- **Supplied data**
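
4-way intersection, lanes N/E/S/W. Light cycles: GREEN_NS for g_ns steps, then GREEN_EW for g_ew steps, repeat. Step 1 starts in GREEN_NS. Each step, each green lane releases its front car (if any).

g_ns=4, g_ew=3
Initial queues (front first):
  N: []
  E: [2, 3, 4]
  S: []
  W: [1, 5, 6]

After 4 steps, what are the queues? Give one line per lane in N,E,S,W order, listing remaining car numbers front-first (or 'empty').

Step 1 [NS]: N:empty,E:wait,S:empty,W:wait | queues: N=0 E=3 S=0 W=3
Step 2 [NS]: N:empty,E:wait,S:empty,W:wait | queues: N=0 E=3 S=0 W=3
Step 3 [NS]: N:empty,E:wait,S:empty,W:wait | queues: N=0 E=3 S=0 W=3
Step 4 [NS]: N:empty,E:wait,S:empty,W:wait | queues: N=0 E=3 S=0 W=3

N: empty
E: 2 3 4
S: empty
W: 1 5 6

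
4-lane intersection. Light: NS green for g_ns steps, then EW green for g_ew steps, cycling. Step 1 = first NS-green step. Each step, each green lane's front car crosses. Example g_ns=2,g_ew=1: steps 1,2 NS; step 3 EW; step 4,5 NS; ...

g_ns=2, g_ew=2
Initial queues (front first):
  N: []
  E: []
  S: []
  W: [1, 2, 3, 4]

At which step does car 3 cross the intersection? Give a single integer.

Step 1 [NS]: N:empty,E:wait,S:empty,W:wait | queues: N=0 E=0 S=0 W=4
Step 2 [NS]: N:empty,E:wait,S:empty,W:wait | queues: N=0 E=0 S=0 W=4
Step 3 [EW]: N:wait,E:empty,S:wait,W:car1-GO | queues: N=0 E=0 S=0 W=3
Step 4 [EW]: N:wait,E:empty,S:wait,W:car2-GO | queues: N=0 E=0 S=0 W=2
Step 5 [NS]: N:empty,E:wait,S:empty,W:wait | queues: N=0 E=0 S=0 W=2
Step 6 [NS]: N:empty,E:wait,S:empty,W:wait | queues: N=0 E=0 S=0 W=2
Step 7 [EW]: N:wait,E:empty,S:wait,W:car3-GO | queues: N=0 E=0 S=0 W=1
Step 8 [EW]: N:wait,E:empty,S:wait,W:car4-GO | queues: N=0 E=0 S=0 W=0
Car 3 crosses at step 7

7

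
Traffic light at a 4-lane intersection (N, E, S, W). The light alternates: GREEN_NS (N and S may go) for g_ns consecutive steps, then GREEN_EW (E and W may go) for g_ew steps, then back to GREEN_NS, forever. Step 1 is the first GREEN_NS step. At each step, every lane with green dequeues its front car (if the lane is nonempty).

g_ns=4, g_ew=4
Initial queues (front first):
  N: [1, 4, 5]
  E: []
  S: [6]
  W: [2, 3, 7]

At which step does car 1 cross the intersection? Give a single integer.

Step 1 [NS]: N:car1-GO,E:wait,S:car6-GO,W:wait | queues: N=2 E=0 S=0 W=3
Step 2 [NS]: N:car4-GO,E:wait,S:empty,W:wait | queues: N=1 E=0 S=0 W=3
Step 3 [NS]: N:car5-GO,E:wait,S:empty,W:wait | queues: N=0 E=0 S=0 W=3
Step 4 [NS]: N:empty,E:wait,S:empty,W:wait | queues: N=0 E=0 S=0 W=3
Step 5 [EW]: N:wait,E:empty,S:wait,W:car2-GO | queues: N=0 E=0 S=0 W=2
Step 6 [EW]: N:wait,E:empty,S:wait,W:car3-GO | queues: N=0 E=0 S=0 W=1
Step 7 [EW]: N:wait,E:empty,S:wait,W:car7-GO | queues: N=0 E=0 S=0 W=0
Car 1 crosses at step 1

1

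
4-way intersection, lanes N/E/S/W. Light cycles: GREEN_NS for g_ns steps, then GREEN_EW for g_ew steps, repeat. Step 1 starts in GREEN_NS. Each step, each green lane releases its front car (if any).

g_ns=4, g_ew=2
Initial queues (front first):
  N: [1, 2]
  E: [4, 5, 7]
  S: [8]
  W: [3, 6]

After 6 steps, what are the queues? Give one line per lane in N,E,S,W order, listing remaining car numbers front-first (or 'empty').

Step 1 [NS]: N:car1-GO,E:wait,S:car8-GO,W:wait | queues: N=1 E=3 S=0 W=2
Step 2 [NS]: N:car2-GO,E:wait,S:empty,W:wait | queues: N=0 E=3 S=0 W=2
Step 3 [NS]: N:empty,E:wait,S:empty,W:wait | queues: N=0 E=3 S=0 W=2
Step 4 [NS]: N:empty,E:wait,S:empty,W:wait | queues: N=0 E=3 S=0 W=2
Step 5 [EW]: N:wait,E:car4-GO,S:wait,W:car3-GO | queues: N=0 E=2 S=0 W=1
Step 6 [EW]: N:wait,E:car5-GO,S:wait,W:car6-GO | queues: N=0 E=1 S=0 W=0

N: empty
E: 7
S: empty
W: empty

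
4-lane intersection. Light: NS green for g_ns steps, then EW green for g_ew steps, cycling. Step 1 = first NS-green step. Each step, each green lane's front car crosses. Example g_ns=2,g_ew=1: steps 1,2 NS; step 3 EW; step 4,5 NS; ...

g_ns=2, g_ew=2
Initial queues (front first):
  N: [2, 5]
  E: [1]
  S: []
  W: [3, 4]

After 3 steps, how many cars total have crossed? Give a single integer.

Step 1 [NS]: N:car2-GO,E:wait,S:empty,W:wait | queues: N=1 E=1 S=0 W=2
Step 2 [NS]: N:car5-GO,E:wait,S:empty,W:wait | queues: N=0 E=1 S=0 W=2
Step 3 [EW]: N:wait,E:car1-GO,S:wait,W:car3-GO | queues: N=0 E=0 S=0 W=1
Cars crossed by step 3: 4

Answer: 4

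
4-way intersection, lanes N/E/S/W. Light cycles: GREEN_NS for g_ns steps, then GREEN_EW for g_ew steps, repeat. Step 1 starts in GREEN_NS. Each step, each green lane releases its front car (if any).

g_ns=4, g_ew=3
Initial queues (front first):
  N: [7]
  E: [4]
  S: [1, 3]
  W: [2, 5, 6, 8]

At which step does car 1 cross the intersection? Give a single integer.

Step 1 [NS]: N:car7-GO,E:wait,S:car1-GO,W:wait | queues: N=0 E=1 S=1 W=4
Step 2 [NS]: N:empty,E:wait,S:car3-GO,W:wait | queues: N=0 E=1 S=0 W=4
Step 3 [NS]: N:empty,E:wait,S:empty,W:wait | queues: N=0 E=1 S=0 W=4
Step 4 [NS]: N:empty,E:wait,S:empty,W:wait | queues: N=0 E=1 S=0 W=4
Step 5 [EW]: N:wait,E:car4-GO,S:wait,W:car2-GO | queues: N=0 E=0 S=0 W=3
Step 6 [EW]: N:wait,E:empty,S:wait,W:car5-GO | queues: N=0 E=0 S=0 W=2
Step 7 [EW]: N:wait,E:empty,S:wait,W:car6-GO | queues: N=0 E=0 S=0 W=1
Step 8 [NS]: N:empty,E:wait,S:empty,W:wait | queues: N=0 E=0 S=0 W=1
Step 9 [NS]: N:empty,E:wait,S:empty,W:wait | queues: N=0 E=0 S=0 W=1
Step 10 [NS]: N:empty,E:wait,S:empty,W:wait | queues: N=0 E=0 S=0 W=1
Step 11 [NS]: N:empty,E:wait,S:empty,W:wait | queues: N=0 E=0 S=0 W=1
Step 12 [EW]: N:wait,E:empty,S:wait,W:car8-GO | queues: N=0 E=0 S=0 W=0
Car 1 crosses at step 1

1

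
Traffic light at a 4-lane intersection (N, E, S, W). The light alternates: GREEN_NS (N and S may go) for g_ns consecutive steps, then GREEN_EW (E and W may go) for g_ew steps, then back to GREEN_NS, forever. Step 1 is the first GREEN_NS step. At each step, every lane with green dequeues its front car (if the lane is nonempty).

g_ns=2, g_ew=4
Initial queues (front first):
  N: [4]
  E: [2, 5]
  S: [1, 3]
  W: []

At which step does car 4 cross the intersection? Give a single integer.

Step 1 [NS]: N:car4-GO,E:wait,S:car1-GO,W:wait | queues: N=0 E=2 S=1 W=0
Step 2 [NS]: N:empty,E:wait,S:car3-GO,W:wait | queues: N=0 E=2 S=0 W=0
Step 3 [EW]: N:wait,E:car2-GO,S:wait,W:empty | queues: N=0 E=1 S=0 W=0
Step 4 [EW]: N:wait,E:car5-GO,S:wait,W:empty | queues: N=0 E=0 S=0 W=0
Car 4 crosses at step 1

1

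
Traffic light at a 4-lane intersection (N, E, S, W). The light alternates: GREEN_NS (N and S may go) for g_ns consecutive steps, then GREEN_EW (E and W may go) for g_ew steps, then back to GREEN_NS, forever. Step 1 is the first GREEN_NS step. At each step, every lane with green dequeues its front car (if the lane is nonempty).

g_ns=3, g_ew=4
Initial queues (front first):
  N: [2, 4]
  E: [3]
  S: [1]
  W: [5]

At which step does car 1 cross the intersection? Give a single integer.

Step 1 [NS]: N:car2-GO,E:wait,S:car1-GO,W:wait | queues: N=1 E=1 S=0 W=1
Step 2 [NS]: N:car4-GO,E:wait,S:empty,W:wait | queues: N=0 E=1 S=0 W=1
Step 3 [NS]: N:empty,E:wait,S:empty,W:wait | queues: N=0 E=1 S=0 W=1
Step 4 [EW]: N:wait,E:car3-GO,S:wait,W:car5-GO | queues: N=0 E=0 S=0 W=0
Car 1 crosses at step 1

1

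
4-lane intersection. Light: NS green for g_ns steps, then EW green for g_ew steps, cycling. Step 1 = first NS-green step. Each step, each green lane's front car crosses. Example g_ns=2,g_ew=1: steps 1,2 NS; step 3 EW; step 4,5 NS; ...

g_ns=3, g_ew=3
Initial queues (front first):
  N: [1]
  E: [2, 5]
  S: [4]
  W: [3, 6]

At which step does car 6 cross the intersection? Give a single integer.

Step 1 [NS]: N:car1-GO,E:wait,S:car4-GO,W:wait | queues: N=0 E=2 S=0 W=2
Step 2 [NS]: N:empty,E:wait,S:empty,W:wait | queues: N=0 E=2 S=0 W=2
Step 3 [NS]: N:empty,E:wait,S:empty,W:wait | queues: N=0 E=2 S=0 W=2
Step 4 [EW]: N:wait,E:car2-GO,S:wait,W:car3-GO | queues: N=0 E=1 S=0 W=1
Step 5 [EW]: N:wait,E:car5-GO,S:wait,W:car6-GO | queues: N=0 E=0 S=0 W=0
Car 6 crosses at step 5

5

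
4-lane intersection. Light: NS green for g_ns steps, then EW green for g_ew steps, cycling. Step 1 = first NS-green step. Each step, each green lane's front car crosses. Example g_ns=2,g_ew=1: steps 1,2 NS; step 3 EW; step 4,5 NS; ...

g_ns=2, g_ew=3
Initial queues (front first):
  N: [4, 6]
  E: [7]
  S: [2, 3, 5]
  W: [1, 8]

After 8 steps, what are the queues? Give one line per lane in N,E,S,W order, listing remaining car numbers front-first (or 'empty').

Step 1 [NS]: N:car4-GO,E:wait,S:car2-GO,W:wait | queues: N=1 E=1 S=2 W=2
Step 2 [NS]: N:car6-GO,E:wait,S:car3-GO,W:wait | queues: N=0 E=1 S=1 W=2
Step 3 [EW]: N:wait,E:car7-GO,S:wait,W:car1-GO | queues: N=0 E=0 S=1 W=1
Step 4 [EW]: N:wait,E:empty,S:wait,W:car8-GO | queues: N=0 E=0 S=1 W=0
Step 5 [EW]: N:wait,E:empty,S:wait,W:empty | queues: N=0 E=0 S=1 W=0
Step 6 [NS]: N:empty,E:wait,S:car5-GO,W:wait | queues: N=0 E=0 S=0 W=0

N: empty
E: empty
S: empty
W: empty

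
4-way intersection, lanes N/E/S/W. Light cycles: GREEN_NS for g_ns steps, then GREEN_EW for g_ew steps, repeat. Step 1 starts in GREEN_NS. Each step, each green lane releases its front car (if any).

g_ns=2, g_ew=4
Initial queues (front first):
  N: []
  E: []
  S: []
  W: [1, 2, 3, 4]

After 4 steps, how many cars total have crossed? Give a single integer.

Answer: 2

Derivation:
Step 1 [NS]: N:empty,E:wait,S:empty,W:wait | queues: N=0 E=0 S=0 W=4
Step 2 [NS]: N:empty,E:wait,S:empty,W:wait | queues: N=0 E=0 S=0 W=4
Step 3 [EW]: N:wait,E:empty,S:wait,W:car1-GO | queues: N=0 E=0 S=0 W=3
Step 4 [EW]: N:wait,E:empty,S:wait,W:car2-GO | queues: N=0 E=0 S=0 W=2
Cars crossed by step 4: 2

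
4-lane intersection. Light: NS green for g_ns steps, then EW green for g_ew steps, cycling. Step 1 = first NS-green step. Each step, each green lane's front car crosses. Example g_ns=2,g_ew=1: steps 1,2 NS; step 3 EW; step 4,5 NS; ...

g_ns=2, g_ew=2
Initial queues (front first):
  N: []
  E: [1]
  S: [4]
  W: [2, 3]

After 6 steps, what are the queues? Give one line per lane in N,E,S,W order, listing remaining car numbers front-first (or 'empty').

Step 1 [NS]: N:empty,E:wait,S:car4-GO,W:wait | queues: N=0 E=1 S=0 W=2
Step 2 [NS]: N:empty,E:wait,S:empty,W:wait | queues: N=0 E=1 S=0 W=2
Step 3 [EW]: N:wait,E:car1-GO,S:wait,W:car2-GO | queues: N=0 E=0 S=0 W=1
Step 4 [EW]: N:wait,E:empty,S:wait,W:car3-GO | queues: N=0 E=0 S=0 W=0

N: empty
E: empty
S: empty
W: empty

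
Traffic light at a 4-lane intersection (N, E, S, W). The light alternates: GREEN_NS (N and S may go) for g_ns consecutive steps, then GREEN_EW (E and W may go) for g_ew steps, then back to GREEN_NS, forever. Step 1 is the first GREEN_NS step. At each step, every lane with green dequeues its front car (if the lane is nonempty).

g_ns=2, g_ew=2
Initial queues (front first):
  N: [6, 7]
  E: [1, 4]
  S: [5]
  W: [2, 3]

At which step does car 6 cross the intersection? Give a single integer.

Step 1 [NS]: N:car6-GO,E:wait,S:car5-GO,W:wait | queues: N=1 E=2 S=0 W=2
Step 2 [NS]: N:car7-GO,E:wait,S:empty,W:wait | queues: N=0 E=2 S=0 W=2
Step 3 [EW]: N:wait,E:car1-GO,S:wait,W:car2-GO | queues: N=0 E=1 S=0 W=1
Step 4 [EW]: N:wait,E:car4-GO,S:wait,W:car3-GO | queues: N=0 E=0 S=0 W=0
Car 6 crosses at step 1

1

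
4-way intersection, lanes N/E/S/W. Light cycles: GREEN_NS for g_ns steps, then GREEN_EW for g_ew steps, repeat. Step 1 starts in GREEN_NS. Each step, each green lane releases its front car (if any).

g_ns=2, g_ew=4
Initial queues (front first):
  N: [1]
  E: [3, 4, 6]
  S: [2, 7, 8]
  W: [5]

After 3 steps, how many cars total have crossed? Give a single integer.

Step 1 [NS]: N:car1-GO,E:wait,S:car2-GO,W:wait | queues: N=0 E=3 S=2 W=1
Step 2 [NS]: N:empty,E:wait,S:car7-GO,W:wait | queues: N=0 E=3 S=1 W=1
Step 3 [EW]: N:wait,E:car3-GO,S:wait,W:car5-GO | queues: N=0 E=2 S=1 W=0
Cars crossed by step 3: 5

Answer: 5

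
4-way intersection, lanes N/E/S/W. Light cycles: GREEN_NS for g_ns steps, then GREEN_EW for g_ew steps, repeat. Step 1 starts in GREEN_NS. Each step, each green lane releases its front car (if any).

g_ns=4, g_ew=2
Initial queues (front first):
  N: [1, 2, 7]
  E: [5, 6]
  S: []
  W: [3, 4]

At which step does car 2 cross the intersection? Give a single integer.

Step 1 [NS]: N:car1-GO,E:wait,S:empty,W:wait | queues: N=2 E=2 S=0 W=2
Step 2 [NS]: N:car2-GO,E:wait,S:empty,W:wait | queues: N=1 E=2 S=0 W=2
Step 3 [NS]: N:car7-GO,E:wait,S:empty,W:wait | queues: N=0 E=2 S=0 W=2
Step 4 [NS]: N:empty,E:wait,S:empty,W:wait | queues: N=0 E=2 S=0 W=2
Step 5 [EW]: N:wait,E:car5-GO,S:wait,W:car3-GO | queues: N=0 E=1 S=0 W=1
Step 6 [EW]: N:wait,E:car6-GO,S:wait,W:car4-GO | queues: N=0 E=0 S=0 W=0
Car 2 crosses at step 2

2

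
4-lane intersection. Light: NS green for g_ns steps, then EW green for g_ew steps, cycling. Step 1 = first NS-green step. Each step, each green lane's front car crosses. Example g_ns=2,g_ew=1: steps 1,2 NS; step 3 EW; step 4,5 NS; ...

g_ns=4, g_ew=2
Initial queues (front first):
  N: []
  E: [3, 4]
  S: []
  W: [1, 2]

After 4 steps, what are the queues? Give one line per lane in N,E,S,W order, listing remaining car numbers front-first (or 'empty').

Step 1 [NS]: N:empty,E:wait,S:empty,W:wait | queues: N=0 E=2 S=0 W=2
Step 2 [NS]: N:empty,E:wait,S:empty,W:wait | queues: N=0 E=2 S=0 W=2
Step 3 [NS]: N:empty,E:wait,S:empty,W:wait | queues: N=0 E=2 S=0 W=2
Step 4 [NS]: N:empty,E:wait,S:empty,W:wait | queues: N=0 E=2 S=0 W=2

N: empty
E: 3 4
S: empty
W: 1 2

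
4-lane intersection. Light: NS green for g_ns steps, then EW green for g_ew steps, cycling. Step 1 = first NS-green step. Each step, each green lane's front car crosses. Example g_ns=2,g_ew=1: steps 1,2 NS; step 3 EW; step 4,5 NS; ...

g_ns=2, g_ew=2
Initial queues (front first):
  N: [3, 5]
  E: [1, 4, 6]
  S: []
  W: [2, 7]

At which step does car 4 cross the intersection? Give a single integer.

Step 1 [NS]: N:car3-GO,E:wait,S:empty,W:wait | queues: N=1 E=3 S=0 W=2
Step 2 [NS]: N:car5-GO,E:wait,S:empty,W:wait | queues: N=0 E=3 S=0 W=2
Step 3 [EW]: N:wait,E:car1-GO,S:wait,W:car2-GO | queues: N=0 E=2 S=0 W=1
Step 4 [EW]: N:wait,E:car4-GO,S:wait,W:car7-GO | queues: N=0 E=1 S=0 W=0
Step 5 [NS]: N:empty,E:wait,S:empty,W:wait | queues: N=0 E=1 S=0 W=0
Step 6 [NS]: N:empty,E:wait,S:empty,W:wait | queues: N=0 E=1 S=0 W=0
Step 7 [EW]: N:wait,E:car6-GO,S:wait,W:empty | queues: N=0 E=0 S=0 W=0
Car 4 crosses at step 4

4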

- **Problem statement**
Word for word, reproduce the lines of the listing from the first one through the line containing "g_ns=4, g_ew=4", and no more.

- **Solution for this exercise**
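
4-way intersection, lanes N/E/S/W. Light cycles: GREEN_NS for g_ns steps, then GREEN_EW for g_ew steps, repeat. Step 1 starts in GREEN_NS. Each step, each green lane releases its front car (if any).

g_ns=4, g_ew=3
Initial queues (front first):
  N: []
  E: [2, 3, 4]
  S: []
  W: [1, 5, 6]

After 4 steps, what are the queues? Give one line per lane in N,E,S,W order, listing remaining car numbers front-first (or 'empty').

Step 1 [NS]: N:empty,E:wait,S:empty,W:wait | queues: N=0 E=3 S=0 W=3
Step 2 [NS]: N:empty,E:wait,S:empty,W:wait | queues: N=0 E=3 S=0 W=3
Step 3 [NS]: N:empty,E:wait,S:empty,W:wait | queues: N=0 E=3 S=0 W=3
Step 4 [NS]: N:empty,E:wait,S:empty,W:wait | queues: N=0 E=3 S=0 W=3

N: empty
E: 2 3 4
S: empty
W: 1 5 6

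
4-lane intersection. Light: NS green for g_ns steps, then EW green for g_ew steps, cycling. Step 1 = first NS-green step. Each step, each green lane's front car crosses. Example g_ns=2,g_ew=1: steps 1,2 NS; step 3 EW; step 4,5 NS; ...

g_ns=2, g_ew=2
Initial queues (front first):
  N: []
  E: []
  S: []
  W: [1, 2, 3, 4]

At which step does car 3 cross the intersection? Give a single integer.

Step 1 [NS]: N:empty,E:wait,S:empty,W:wait | queues: N=0 E=0 S=0 W=4
Step 2 [NS]: N:empty,E:wait,S:empty,W:wait | queues: N=0 E=0 S=0 W=4
Step 3 [EW]: N:wait,E:empty,S:wait,W:car1-GO | queues: N=0 E=0 S=0 W=3
Step 4 [EW]: N:wait,E:empty,S:wait,W:car2-GO | queues: N=0 E=0 S=0 W=2
Step 5 [NS]: N:empty,E:wait,S:empty,W:wait | queues: N=0 E=0 S=0 W=2
Step 6 [NS]: N:empty,E:wait,S:empty,W:wait | queues: N=0 E=0 S=0 W=2
Step 7 [EW]: N:wait,E:empty,S:wait,W:car3-GO | queues: N=0 E=0 S=0 W=1
Step 8 [EW]: N:wait,E:empty,S:wait,W:car4-GO | queues: N=0 E=0 S=0 W=0
Car 3 crosses at step 7

7

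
Traffic light at a 4-lane intersection (N, E, S, W). The light alternates: GREEN_NS (N and S may go) for g_ns consecutive steps, then GREEN_EW (E and W may go) for g_ew steps, then back to GREEN_NS, forever. Step 1 is the first GREEN_NS step. At each step, every lane with green dequeues its front car (if the lane is nonempty).

g_ns=4, g_ew=4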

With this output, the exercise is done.